Nothing may be changed. Give the entries below again exactly.

--- Information given ---

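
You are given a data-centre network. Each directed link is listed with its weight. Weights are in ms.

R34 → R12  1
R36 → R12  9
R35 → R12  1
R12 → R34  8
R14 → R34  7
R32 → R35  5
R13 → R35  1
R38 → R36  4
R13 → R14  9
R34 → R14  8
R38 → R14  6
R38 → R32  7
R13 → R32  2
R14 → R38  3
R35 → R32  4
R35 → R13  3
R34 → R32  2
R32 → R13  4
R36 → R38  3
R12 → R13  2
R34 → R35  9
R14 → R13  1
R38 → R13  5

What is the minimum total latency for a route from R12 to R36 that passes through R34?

Best R12 to R34: R12 → R34 costing 8
Best R34 to R36: R34 → R14 → R38 → R36 costing 15
Total via R34: 8 + 15 = 23 ms.

23 ms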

---

**Written response**
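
You are given a data-centre network. Each directed link is listed with its weight. Weights are in ms.

R34 → R12  1
R36 → R12  9
R35 → R12  1
R12 → R34  8
R14 → R34  7
R32 → R35  5
R13 → R35  1
R38 → R36  4
R13 → R14  9
R34 → R14  8
R38 → R14  6
R38 → R32  7
R13 → R32  2
R14 → R38  3
R35 → R32  4
R35 → R13  3
R34 → R32  2
R32 → R13  4
R36 → R38  3
R12 → R13  2
R34 → R35  9
R14 → R13  1
R38 → R13  5

What is the minimum total latency for a route from R12 to R36 that passes through R34?

Best R12 to R34: R12 → R34 costing 8
Best R34 to R36: R34 → R14 → R38 → R36 costing 15
Total via R34: 8 + 15 = 23 ms.

23 ms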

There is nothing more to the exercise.